The output must be the data, printed exactly as written.

[Collected data entries]
- - -
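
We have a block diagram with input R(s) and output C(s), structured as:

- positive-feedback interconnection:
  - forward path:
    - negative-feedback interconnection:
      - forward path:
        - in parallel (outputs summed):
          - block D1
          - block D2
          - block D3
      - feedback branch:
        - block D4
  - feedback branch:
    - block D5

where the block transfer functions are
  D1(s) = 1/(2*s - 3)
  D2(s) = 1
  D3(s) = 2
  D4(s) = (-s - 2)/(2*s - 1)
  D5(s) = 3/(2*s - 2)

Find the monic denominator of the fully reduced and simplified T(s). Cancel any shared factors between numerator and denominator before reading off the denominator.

First reduce the diagram to T(s).

Step 1. combine D1, D2, D3 in parallel -> (6*s - 8)/(2*s - 3)
Step 2. reduce the feedback loop with forward (D1+D2+D3) and return D4 -> (-12*s^2 + 22*s - 8)/(2*s^2 + 12*s - 19)
Step 3. reduce the feedback loop with forward [(D1+D2+D3)/(1+(D1+D2+D3)*D4)] and return D5 -> (-12*s^3 + 34*s^2 - 30*s + 8)/(2*s^3 + 28*s^2 - 64*s + 31)
T(s) is the step-3 result (common factors already cancelled). Leading coefficient of the denominator: 2. Divide through by 2 for the monic polynomial.

Answer: s^3 + 14*s^2 - 32*s + 31/2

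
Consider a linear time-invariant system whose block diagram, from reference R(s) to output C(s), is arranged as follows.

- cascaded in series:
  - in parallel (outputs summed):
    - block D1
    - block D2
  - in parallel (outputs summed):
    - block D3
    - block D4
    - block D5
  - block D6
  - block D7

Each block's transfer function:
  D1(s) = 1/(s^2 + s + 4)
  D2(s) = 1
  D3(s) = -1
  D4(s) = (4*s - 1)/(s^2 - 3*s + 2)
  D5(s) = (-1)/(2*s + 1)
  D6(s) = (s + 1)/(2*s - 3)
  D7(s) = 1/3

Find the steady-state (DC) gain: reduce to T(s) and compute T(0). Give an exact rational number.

[1] reduce the parallel group D1, D2, giving (s^2 + s + 5)/(s^2 + s + 4)
[2] sum the parallel branches D3, D4, D5, giving (-2*s^3 + 12*s^2 + 4*s - 5)/(2*s^3 - 5*s^2 + s + 2)
[3] combine (D1+D2), (D3+D4+D5), D6, D7 in series, giving (-2*s^6 + 8*s^5 + 16*s^4 + 65*s^3 + 74*s^2 - 10*s - 25)/(12*s^6 - 36*s^5 + 51*s^4 - 138*s^3 + 189*s^2 - 6*s - 72)
Step 3 gives the overall T(s). Then T(0) = -25/(-72) = 25/72.

Therefore the answer is 25/72.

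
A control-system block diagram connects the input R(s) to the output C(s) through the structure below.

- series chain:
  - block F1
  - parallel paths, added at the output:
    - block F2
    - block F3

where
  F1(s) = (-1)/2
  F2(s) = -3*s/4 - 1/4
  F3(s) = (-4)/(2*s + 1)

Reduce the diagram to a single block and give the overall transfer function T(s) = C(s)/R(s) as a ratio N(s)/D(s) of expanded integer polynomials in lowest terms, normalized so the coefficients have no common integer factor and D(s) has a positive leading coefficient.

The answer is (6*s^2 + 5*s + 17)/(16*s + 8).

Reasoning:
1. add F2, F3 (parallel); result (-6*s^2 - 5*s - 17)/(8*s + 4)
2. reduce the series chain F1, (F2+F3); the result is T(s) itself (integer coefficients, no common factor, positive leading denominator coefficient)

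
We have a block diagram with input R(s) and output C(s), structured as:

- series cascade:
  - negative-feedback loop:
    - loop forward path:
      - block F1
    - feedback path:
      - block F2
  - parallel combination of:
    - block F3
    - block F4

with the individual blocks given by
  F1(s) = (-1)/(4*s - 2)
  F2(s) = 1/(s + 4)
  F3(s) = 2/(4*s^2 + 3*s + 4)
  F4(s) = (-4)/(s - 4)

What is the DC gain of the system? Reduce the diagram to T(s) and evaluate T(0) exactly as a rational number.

Step 1: collapse the loop (F1 forward, F2 return) -> (-s - 4)/(4*s^2 + 14*s - 9)
Step 2: combine F3, F4 in parallel -> (-16*s^2 - 10*s - 24)/(4*s^3 - 13*s^2 - 8*s - 16)
Step 3: multiply [F1/(1+F1*F2)], (F3+F4) (series) -> (16*s^3 + 74*s^2 + 64*s + 96)/(16*s^5 + 4*s^4 - 250*s^3 - 59*s^2 - 152*s + 144)
DC gain: substitute s = 0 into T(s) from step 3: T(0) = 96/144 = 2/3.

Answer: 2/3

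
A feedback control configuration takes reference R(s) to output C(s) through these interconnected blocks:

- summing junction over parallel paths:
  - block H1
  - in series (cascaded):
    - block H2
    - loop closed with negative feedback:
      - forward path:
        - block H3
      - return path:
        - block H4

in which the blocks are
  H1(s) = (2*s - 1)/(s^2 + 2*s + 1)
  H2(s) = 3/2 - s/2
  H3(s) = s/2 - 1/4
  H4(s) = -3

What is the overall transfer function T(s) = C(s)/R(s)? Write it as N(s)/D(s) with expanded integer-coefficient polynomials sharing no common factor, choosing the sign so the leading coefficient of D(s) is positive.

Step 1 - feedback reduction of H3, H4 gives (1 - 2*s)/(6*s - 7)
Step 2 - series reduction of H2, [H3/(1+H3*H4)] gives (2*s^2 - 7*s + 3)/(12*s - 14)
Step 3 - sum the parallel branches H1, (H2*[H3/(1+H3*H4)]); the result is T(s) itself (integer coefficients, no common factor, positive leading denominator coefficient)

Hence the answer: (2*s^4 - 3*s^3 + 15*s^2 - 41*s + 17)/(12*s^3 + 10*s^2 - 16*s - 14)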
- - -
• ANSWER SECTION:
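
We have a block diagram with input R(s) and output C(s), structured as:

- positive-feedback interconnection:
  - forward path:
    - negative-feedback interconnection:
      - forward path:
        - in parallel (outputs summed):
          - block D1
          - block D2
          - block D3
      - feedback branch:
        - block D4
  - feedback branch:
    - block D5

where the block transfer functions are
  D1(s) = 1/(2*s - 3)
  D2(s) = 1
  D3(s) = 2
  D4(s) = (-s - 2)/(2*s - 1)
  D5(s) = 3/(2*s - 2)

Find the monic denominator of the fully reduced and simplified T(s). Cancel any shared factors between numerator and denominator before reading off the denominator.

First reduce the diagram to T(s).

Step 1. combine D1, D2, D3 in parallel -> (6*s - 8)/(2*s - 3)
Step 2. reduce the feedback loop with forward (D1+D2+D3) and return D4 -> (-12*s^2 + 22*s - 8)/(2*s^2 + 12*s - 19)
Step 3. reduce the feedback loop with forward [(D1+D2+D3)/(1+(D1+D2+D3)*D4)] and return D5 -> (-12*s^3 + 34*s^2 - 30*s + 8)/(2*s^3 + 28*s^2 - 64*s + 31)
T(s) is the step-3 result (common factors already cancelled). Leading coefficient of the denominator: 2. Divide through by 2 for the monic polynomial.

Answer: s^3 + 14*s^2 - 32*s + 31/2

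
Consider a linear time-invariant system whose block diagram, from reference R(s) to output C(s), is arranged as follows.

- cascaded in series:
  - in parallel (outputs summed):
    - block D1
    - block D2
  - in parallel (outputs summed):
    - block D3
    - block D4
    - block D5
  - block D6
  - block D7

Each block's transfer function:
  D1(s) = 1/(s^2 + s + 4)
  D2(s) = 1
  D3(s) = -1
  D4(s) = (4*s - 1)/(s^2 - 3*s + 2)
  D5(s) = (-1)/(2*s + 1)
  D6(s) = (s + 1)/(2*s - 3)
  D7(s) = 1/3

Find the steady-state (DC) gain: reduce to T(s) and compute T(0). Give an exact rational number.

[1] reduce the parallel group D1, D2, giving (s^2 + s + 5)/(s^2 + s + 4)
[2] sum the parallel branches D3, D4, D5, giving (-2*s^3 + 12*s^2 + 4*s - 5)/(2*s^3 - 5*s^2 + s + 2)
[3] combine (D1+D2), (D3+D4+D5), D6, D7 in series, giving (-2*s^6 + 8*s^5 + 16*s^4 + 65*s^3 + 74*s^2 - 10*s - 25)/(12*s^6 - 36*s^5 + 51*s^4 - 138*s^3 + 189*s^2 - 6*s - 72)
Step 3 gives the overall T(s). Then T(0) = -25/(-72) = 25/72.

Therefore the answer is 25/72.

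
A control-system block diagram connects the input R(s) to the output C(s) through the structure below.

- series chain:
  - block F1
  - parallel paths, added at the output:
    - block F2
    - block F3

where
  F1(s) = (-1)/2
  F2(s) = -3*s/4 - 1/4
  F3(s) = (-4)/(2*s + 1)

Reduce the diagram to a single block and give the overall transfer function T(s) = C(s)/R(s) as a ratio N(s)/D(s) of expanded integer polynomials in lowest terms, normalized so the coefficients have no common integer factor and D(s) has a positive leading coefficient.

The answer is (6*s^2 + 5*s + 17)/(16*s + 8).

Reasoning:
1. add F2, F3 (parallel); result (-6*s^2 - 5*s - 17)/(8*s + 4)
2. reduce the series chain F1, (F2+F3); the result is T(s) itself (integer coefficients, no common factor, positive leading denominator coefficient)

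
We have a block diagram with input R(s) and output C(s), structured as:

- series cascade:
  - negative-feedback loop:
    - loop forward path:
      - block F1
    - feedback path:
      - block F2
  - parallel combination of:
    - block F3
    - block F4

with the individual blocks given by
  F1(s) = (-1)/(4*s - 2)
  F2(s) = 1/(s + 4)
  F3(s) = 2/(4*s^2 + 3*s + 4)
  F4(s) = (-4)/(s - 4)

What is the DC gain of the system? Reduce the diagram to T(s) and evaluate T(0) exactly as a rational number.

Step 1: collapse the loop (F1 forward, F2 return) -> (-s - 4)/(4*s^2 + 14*s - 9)
Step 2: combine F3, F4 in parallel -> (-16*s^2 - 10*s - 24)/(4*s^3 - 13*s^2 - 8*s - 16)
Step 3: multiply [F1/(1+F1*F2)], (F3+F4) (series) -> (16*s^3 + 74*s^2 + 64*s + 96)/(16*s^5 + 4*s^4 - 250*s^3 - 59*s^2 - 152*s + 144)
DC gain: substitute s = 0 into T(s) from step 3: T(0) = 96/144 = 2/3.

Answer: 2/3

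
A feedback control configuration takes reference R(s) to output C(s) through these interconnected blocks:

- summing junction over parallel paths:
  - block H1
  - in series (cascaded):
    - block H2
    - loop closed with negative feedback:
      - forward path:
        - block H3
      - return path:
        - block H4

in which the blocks are
  H1(s) = (2*s - 1)/(s^2 + 2*s + 1)
  H2(s) = 3/2 - s/2
  H3(s) = s/2 - 1/4
  H4(s) = -3

What is the overall transfer function T(s) = C(s)/R(s)? Write it as N(s)/D(s) with expanded integer-coefficient polynomials sharing no common factor, choosing the sign so the leading coefficient of D(s) is positive.

Step 1 - feedback reduction of H3, H4 gives (1 - 2*s)/(6*s - 7)
Step 2 - series reduction of H2, [H3/(1+H3*H4)] gives (2*s^2 - 7*s + 3)/(12*s - 14)
Step 3 - sum the parallel branches H1, (H2*[H3/(1+H3*H4)]); the result is T(s) itself (integer coefficients, no common factor, positive leading denominator coefficient)

Hence the answer: (2*s^4 - 3*s^3 + 15*s^2 - 41*s + 17)/(12*s^3 + 10*s^2 - 16*s - 14)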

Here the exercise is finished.